Print all of the data exactly, with no line missing.

**Dataset excerpts**
BEGIN

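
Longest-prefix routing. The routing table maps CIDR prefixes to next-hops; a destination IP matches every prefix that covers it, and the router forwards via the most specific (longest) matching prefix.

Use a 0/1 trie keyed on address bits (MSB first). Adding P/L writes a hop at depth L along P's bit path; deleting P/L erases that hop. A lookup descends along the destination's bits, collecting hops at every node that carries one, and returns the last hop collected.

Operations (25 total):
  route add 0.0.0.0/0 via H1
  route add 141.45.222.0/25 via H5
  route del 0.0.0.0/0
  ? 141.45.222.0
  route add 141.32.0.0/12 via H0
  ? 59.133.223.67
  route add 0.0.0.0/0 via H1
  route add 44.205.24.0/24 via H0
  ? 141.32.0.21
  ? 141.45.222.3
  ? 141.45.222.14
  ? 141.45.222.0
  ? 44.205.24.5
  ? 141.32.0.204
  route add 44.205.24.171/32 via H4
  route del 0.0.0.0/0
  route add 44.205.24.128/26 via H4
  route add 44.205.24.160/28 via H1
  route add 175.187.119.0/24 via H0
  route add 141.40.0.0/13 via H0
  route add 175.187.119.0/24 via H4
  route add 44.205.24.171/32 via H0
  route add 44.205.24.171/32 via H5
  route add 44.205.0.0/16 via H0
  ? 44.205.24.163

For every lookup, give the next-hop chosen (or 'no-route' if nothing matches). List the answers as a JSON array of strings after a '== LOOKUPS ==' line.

Apply in order:
  add 0.0.0.0/0 -> H1 at depth 0
  add 141.45.222.0/25 -> H5 at depth 25
  del 0.0.0.0/0 (clear depth 0)
  Q 141.45.222.0: descend 1000110100101101110111100 ; hops seen [H5] ; pick H5
  add 141.32.0.0/12 -> H0 at depth 12
  Q 59.133.223.67: descend ε ; hops seen [∅] ; pick no-route
  add 0.0.0.0/0 -> H1 at depth 0
  add 44.205.24.0/24 -> H0 at depth 24
  Q 141.32.0.21: descend 100011010010 ; hops seen [H1,H0] ; pick H0
  Q 141.45.222.3: descend 1000110100101101110111100 ; hops seen [H1,H0,H5] ; pick H5
  Q 141.45.222.14: descend 1000110100101101110111100 ; hops seen [H1,H0,H5] ; pick H5
  Q 141.45.222.0: descend 1000110100101101110111100 ; hops seen [H1,H0,H5] ; pick H5
  Q 44.205.24.5: descend 001011001100110100011000 ; hops seen [H1,H0] ; pick H0
  Q 141.32.0.204: descend 100011010010 ; hops seen [H1,H0] ; pick H0
  add 44.205.24.171/32 -> H4 at depth 32
  del 0.0.0.0/0 (clear depth 0)
  add 44.205.24.128/26 -> H4 at depth 26
  add 44.205.24.160/28 -> H1 at depth 28
  add 175.187.119.0/24 -> H0 at depth 24
  add 141.40.0.0/13 -> H0 at depth 13
  add 175.187.119.0/24 -> H4 at depth 24
  add 44.205.24.171/32 -> H0 at depth 32
  add 44.205.24.171/32 -> H5 at depth 32
  add 44.205.0.0/16 -> H0 at depth 16
  Q 44.205.24.163: descend 0010110011001101000110001010 ; hops seen [H0,H0,H4,H1] ; pick H1

== LOOKUPS ==
["H5","no-route","H0","H5","H5","H5","H0","H0","H1"]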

END

**Result**
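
Longest-prefix routing. The routing table maps CIDR prefixes to next-hops; a destination IP matches every prefix that covers it, and the router forwards via the most specific (longest) matching prefix.

Use a 0/1 trie keyed on address bits (MSB first). Adding P/L writes a hop at depth L along P's bit path; deleting P/L erases that hop. A lookup descends along the destination's bits, collecting hops at every node that carries one, and returns the last hop collected.

Operations (25 total):
  route add 0.0.0.0/0 via H1
  route add 141.45.222.0/25 via H5
  route del 0.0.0.0/0
  ? 141.45.222.0
  route add 141.32.0.0/12 via H0
  ? 59.133.223.67
  route add 0.0.0.0/0 via H1
  route add 44.205.24.0/24 via H0
  ? 141.32.0.21
  ? 141.45.222.3
  ? 141.45.222.14
  ? 141.45.222.0
  ? 44.205.24.5
  ? 141.32.0.204
  route add 44.205.24.171/32 via H4
  route del 0.0.0.0/0
  route add 44.205.24.128/26 via H4
  route add 44.205.24.160/28 via H1
  route add 175.187.119.0/24 via H0
  route add 141.40.0.0/13 via H0
  route add 175.187.119.0/24 via H4
  route add 44.205.24.171/32 via H0
  route add 44.205.24.171/32 via H5
  route add 44.205.0.0/16 via H0
  ? 44.205.24.163

For every lookup, give the next-hop chosen (or 'no-route' if nothing matches). List the answers as a JSON array of strings after a '== LOOKUPS ==' line.

Apply in order:
  add 0.0.0.0/0 -> H1 at depth 0
  add 141.45.222.0/25 -> H5 at depth 25
  del 0.0.0.0/0 (clear depth 0)
  Q 141.45.222.0: descend 1000110100101101110111100 ; hops seen [H5] ; pick H5
  add 141.32.0.0/12 -> H0 at depth 12
  Q 59.133.223.67: descend ε ; hops seen [∅] ; pick no-route
  add 0.0.0.0/0 -> H1 at depth 0
  add 44.205.24.0/24 -> H0 at depth 24
  Q 141.32.0.21: descend 100011010010 ; hops seen [H1,H0] ; pick H0
  Q 141.45.222.3: descend 1000110100101101110111100 ; hops seen [H1,H0,H5] ; pick H5
  Q 141.45.222.14: descend 1000110100101101110111100 ; hops seen [H1,H0,H5] ; pick H5
  Q 141.45.222.0: descend 1000110100101101110111100 ; hops seen [H1,H0,H5] ; pick H5
  Q 44.205.24.5: descend 001011001100110100011000 ; hops seen [H1,H0] ; pick H0
  Q 141.32.0.204: descend 100011010010 ; hops seen [H1,H0] ; pick H0
  add 44.205.24.171/32 -> H4 at depth 32
  del 0.0.0.0/0 (clear depth 0)
  add 44.205.24.128/26 -> H4 at depth 26
  add 44.205.24.160/28 -> H1 at depth 28
  add 175.187.119.0/24 -> H0 at depth 24
  add 141.40.0.0/13 -> H0 at depth 13
  add 175.187.119.0/24 -> H4 at depth 24
  add 44.205.24.171/32 -> H0 at depth 32
  add 44.205.24.171/32 -> H5 at depth 32
  add 44.205.0.0/16 -> H0 at depth 16
  Q 44.205.24.163: descend 0010110011001101000110001010 ; hops seen [H0,H0,H4,H1] ; pick H1

== LOOKUPS ==
["H5","no-route","H0","H5","H5","H5","H0","H0","H1"]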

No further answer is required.